_Work instruction_
In the records below, one line contains "Compose the scene: the". Print that line and every line after it exactly, down to the final one.

_Records for this exercise_
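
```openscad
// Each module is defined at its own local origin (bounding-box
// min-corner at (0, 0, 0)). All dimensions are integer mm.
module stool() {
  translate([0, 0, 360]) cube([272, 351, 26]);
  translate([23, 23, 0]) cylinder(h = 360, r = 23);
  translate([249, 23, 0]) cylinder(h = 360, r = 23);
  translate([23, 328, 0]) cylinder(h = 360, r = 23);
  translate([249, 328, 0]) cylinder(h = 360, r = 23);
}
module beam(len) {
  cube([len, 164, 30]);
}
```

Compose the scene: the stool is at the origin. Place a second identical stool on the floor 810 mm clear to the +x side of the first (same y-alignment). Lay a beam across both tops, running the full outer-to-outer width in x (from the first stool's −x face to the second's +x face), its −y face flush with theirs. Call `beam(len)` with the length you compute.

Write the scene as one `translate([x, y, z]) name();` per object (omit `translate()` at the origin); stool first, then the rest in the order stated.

stool();
translate([1082, 0, 0]) stool();
translate([0, 0, 386]) beam(1354);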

_Exercise result_
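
Compose the scene: the stool is at the origin. Place a second identical stool on the floor 810 mm clear to the +x side of the first (same y-alignment). Lay a beam across both tops, running the full outer-to-outer width in x (from the first stool's −x face to the second's +x face), its −y face flush with theirs. Call `beam(len)` with the length you compute.

Write the scene as one `translate([x, y, z]) name();` per object (omit `translate()` at the origin); stool first, then the rest in the order stated.

stool();
translate([1082, 0, 0]) stool();
translate([0, 0, 386]) beam(1354);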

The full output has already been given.